[REQUIRED ACTION]: Please copy each line of the records below that includes the word "characters".

[DATA]:
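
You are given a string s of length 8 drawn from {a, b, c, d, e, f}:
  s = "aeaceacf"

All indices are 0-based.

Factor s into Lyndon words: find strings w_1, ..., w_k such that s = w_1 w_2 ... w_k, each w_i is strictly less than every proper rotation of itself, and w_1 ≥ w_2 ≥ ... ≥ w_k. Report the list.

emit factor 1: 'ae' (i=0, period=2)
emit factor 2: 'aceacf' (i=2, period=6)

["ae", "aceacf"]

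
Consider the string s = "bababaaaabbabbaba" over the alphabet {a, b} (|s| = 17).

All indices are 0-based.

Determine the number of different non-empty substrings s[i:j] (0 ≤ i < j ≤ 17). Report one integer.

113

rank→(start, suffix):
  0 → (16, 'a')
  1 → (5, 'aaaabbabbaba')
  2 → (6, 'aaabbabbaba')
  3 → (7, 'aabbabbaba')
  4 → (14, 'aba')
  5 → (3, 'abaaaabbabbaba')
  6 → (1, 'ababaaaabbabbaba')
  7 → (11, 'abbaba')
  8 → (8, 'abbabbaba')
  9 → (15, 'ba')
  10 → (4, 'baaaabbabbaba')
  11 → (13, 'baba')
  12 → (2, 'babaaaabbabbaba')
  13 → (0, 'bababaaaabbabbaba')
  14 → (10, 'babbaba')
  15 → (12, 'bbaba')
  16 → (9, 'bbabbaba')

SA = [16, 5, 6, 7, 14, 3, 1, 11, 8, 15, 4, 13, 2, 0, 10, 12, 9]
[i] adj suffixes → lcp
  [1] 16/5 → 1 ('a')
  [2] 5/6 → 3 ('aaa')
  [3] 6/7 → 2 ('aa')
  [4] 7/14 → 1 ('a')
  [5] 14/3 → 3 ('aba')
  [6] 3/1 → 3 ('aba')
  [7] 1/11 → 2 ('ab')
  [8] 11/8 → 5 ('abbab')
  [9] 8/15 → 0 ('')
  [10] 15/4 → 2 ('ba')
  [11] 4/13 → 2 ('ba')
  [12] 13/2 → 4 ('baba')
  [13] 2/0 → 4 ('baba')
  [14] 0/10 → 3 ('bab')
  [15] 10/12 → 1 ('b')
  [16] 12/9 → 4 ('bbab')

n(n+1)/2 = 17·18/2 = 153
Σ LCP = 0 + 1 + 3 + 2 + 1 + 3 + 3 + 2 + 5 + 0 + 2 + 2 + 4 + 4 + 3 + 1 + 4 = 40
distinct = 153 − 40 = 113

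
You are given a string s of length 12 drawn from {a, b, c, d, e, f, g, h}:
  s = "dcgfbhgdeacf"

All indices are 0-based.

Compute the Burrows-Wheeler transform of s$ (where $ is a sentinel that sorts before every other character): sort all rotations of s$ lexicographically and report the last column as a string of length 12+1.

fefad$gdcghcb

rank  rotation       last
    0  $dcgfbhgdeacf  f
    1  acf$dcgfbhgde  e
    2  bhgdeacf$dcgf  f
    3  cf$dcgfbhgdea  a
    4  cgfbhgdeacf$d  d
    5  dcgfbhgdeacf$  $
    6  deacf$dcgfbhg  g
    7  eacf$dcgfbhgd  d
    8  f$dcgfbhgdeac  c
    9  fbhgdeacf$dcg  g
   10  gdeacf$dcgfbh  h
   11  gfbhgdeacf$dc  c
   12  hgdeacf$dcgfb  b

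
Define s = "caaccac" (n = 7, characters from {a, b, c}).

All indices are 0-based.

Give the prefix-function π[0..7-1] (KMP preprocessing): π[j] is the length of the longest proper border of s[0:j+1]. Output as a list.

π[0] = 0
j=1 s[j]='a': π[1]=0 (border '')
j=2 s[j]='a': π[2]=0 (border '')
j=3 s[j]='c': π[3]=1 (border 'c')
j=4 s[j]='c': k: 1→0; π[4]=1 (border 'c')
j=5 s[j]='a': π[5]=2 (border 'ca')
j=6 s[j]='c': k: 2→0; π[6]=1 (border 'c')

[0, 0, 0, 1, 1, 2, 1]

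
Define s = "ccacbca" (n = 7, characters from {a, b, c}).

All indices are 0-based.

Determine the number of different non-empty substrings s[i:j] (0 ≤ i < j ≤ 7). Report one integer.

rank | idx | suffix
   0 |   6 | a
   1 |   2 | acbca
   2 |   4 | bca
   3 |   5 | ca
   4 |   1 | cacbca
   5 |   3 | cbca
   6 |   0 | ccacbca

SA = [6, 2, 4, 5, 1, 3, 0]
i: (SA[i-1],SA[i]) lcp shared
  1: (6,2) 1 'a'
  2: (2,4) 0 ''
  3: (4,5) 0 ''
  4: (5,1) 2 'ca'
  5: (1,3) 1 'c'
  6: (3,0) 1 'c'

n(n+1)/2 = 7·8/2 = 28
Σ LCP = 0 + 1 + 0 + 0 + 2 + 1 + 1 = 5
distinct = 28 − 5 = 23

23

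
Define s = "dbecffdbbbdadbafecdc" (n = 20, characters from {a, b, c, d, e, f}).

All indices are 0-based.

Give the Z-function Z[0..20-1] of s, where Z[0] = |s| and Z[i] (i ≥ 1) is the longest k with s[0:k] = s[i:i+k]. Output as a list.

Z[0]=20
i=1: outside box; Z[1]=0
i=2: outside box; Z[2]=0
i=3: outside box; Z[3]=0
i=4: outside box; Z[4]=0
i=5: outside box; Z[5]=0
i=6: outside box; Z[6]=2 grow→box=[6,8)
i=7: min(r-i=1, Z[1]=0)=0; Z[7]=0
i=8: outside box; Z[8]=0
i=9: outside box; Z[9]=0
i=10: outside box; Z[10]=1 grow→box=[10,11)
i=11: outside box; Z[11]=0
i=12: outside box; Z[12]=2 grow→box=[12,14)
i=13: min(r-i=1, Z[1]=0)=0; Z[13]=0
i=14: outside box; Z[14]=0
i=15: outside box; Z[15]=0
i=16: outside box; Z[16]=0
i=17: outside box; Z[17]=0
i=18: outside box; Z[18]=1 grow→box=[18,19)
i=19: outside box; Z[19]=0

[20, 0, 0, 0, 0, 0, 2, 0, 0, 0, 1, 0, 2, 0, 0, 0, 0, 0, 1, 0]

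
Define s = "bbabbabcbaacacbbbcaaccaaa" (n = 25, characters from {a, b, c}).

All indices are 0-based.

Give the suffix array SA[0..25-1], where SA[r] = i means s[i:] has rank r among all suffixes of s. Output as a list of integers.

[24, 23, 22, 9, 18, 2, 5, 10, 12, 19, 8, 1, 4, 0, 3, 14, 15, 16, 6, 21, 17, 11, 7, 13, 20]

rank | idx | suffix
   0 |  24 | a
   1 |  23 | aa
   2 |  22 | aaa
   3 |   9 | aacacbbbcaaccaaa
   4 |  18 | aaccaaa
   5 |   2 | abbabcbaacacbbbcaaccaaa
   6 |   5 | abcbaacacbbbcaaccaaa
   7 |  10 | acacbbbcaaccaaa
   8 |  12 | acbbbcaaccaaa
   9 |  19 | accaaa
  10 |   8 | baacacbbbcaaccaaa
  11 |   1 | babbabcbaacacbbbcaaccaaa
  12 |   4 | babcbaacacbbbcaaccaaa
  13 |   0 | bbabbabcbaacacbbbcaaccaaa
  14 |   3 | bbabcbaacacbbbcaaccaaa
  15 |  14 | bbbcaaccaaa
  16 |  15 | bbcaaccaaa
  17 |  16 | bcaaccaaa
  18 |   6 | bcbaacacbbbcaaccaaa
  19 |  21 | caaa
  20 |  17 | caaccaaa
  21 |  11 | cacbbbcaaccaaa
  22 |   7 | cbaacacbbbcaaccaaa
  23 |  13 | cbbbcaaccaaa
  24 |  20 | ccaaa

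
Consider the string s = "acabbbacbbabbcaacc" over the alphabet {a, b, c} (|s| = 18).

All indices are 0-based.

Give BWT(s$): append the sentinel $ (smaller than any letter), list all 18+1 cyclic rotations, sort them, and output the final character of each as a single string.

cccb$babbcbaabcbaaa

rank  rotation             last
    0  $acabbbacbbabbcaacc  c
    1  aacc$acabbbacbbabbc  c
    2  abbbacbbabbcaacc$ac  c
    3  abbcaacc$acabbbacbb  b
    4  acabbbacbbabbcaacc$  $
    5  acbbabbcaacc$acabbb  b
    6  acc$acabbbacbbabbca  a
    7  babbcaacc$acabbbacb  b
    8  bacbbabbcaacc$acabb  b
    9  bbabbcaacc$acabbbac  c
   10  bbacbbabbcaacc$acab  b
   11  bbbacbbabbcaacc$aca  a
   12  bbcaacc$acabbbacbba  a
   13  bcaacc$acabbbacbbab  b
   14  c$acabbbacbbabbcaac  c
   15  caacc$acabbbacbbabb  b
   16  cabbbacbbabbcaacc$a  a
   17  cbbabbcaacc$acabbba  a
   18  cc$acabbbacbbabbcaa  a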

[REPLY]:
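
Define s = "caaccac" (n = 7, characters from {a, b, c}).
Define s = "ccacbca" (n = 7, characters from {a, b, c}).
Define s = "dbecffdbbbdadbafecdc" (n = 20, characters from {a, b, c, d, e, f}).
Define s = "bbabbabcbaacacbbbcaaccaaa" (n = 25, characters from {a, b, c}).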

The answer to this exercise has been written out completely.